(Collected data)
■ ■ ■ ■ ■ ■ ■

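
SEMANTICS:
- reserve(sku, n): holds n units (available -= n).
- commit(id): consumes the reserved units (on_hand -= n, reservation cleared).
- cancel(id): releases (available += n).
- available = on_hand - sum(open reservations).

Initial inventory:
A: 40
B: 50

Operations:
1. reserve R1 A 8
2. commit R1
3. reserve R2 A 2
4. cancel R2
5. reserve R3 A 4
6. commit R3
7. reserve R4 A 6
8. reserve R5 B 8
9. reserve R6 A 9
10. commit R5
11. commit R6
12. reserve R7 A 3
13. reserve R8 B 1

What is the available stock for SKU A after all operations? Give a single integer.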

■ ■ ■ ■ ■ ■ ■

:: Your assignment ::
Set down every record above exactly as written.

:: Written reply ::
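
SEMANTICS:
- reserve(sku, n): holds n units (available -= n).
- commit(id): consumes the reserved units (on_hand -= n, reservation cleared).
- cancel(id): releases (available += n).
- available = on_hand - sum(open reservations).

Initial inventory:
A: 40
B: 50

Operations:
1. reserve R1 A 8
2. commit R1
3. reserve R2 A 2
4. cancel R2
5. reserve R3 A 4
6. commit R3
7. reserve R4 A 6
8. reserve R5 B 8
9. reserve R6 A 9
10. commit R5
11. commit R6
12. reserve R7 A 3
13. reserve R8 B 1

What is the available stock for SKU A after all operations? Give a single integer.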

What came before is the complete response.